** Opening Given records block **

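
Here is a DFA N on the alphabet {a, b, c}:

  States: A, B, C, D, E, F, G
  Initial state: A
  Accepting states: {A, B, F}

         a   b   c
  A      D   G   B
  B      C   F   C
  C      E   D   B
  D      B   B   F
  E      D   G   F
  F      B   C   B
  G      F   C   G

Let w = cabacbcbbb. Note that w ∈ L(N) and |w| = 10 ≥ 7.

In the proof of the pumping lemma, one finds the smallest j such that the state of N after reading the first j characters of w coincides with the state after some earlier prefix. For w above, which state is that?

State sequence: A -c-> B -a-> C -b-> D -a-> B -c-> C -b-> D -c-> F -b-> C -b-> D -b-> B
First repeat at step 4: B was already visited.

The earliest repeat is at step j = 4: N is in B, which it already visited at step i = 1.

B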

** Closing Given records block **

● What needs to be done: In the data above, find the line that contains "States: A, B, C, D, E, F, G" and the line that contains "Let w = cabacbcbbb.". Repeat exactly those lines and every line between them, and only those.

● Your solution:
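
  States: A, B, C, D, E, F, G
  Initial state: A
  Accepting states: {A, B, F}

         a   b   c
  A      D   G   B
  B      C   F   C
  C      E   D   B
  D      B   B   F
  E      D   G   F
  F      B   C   B
  G      F   C   G

Let w = cabacbcbbb. Note that w ∈ L(N) and |w| = 10 ≥ 7.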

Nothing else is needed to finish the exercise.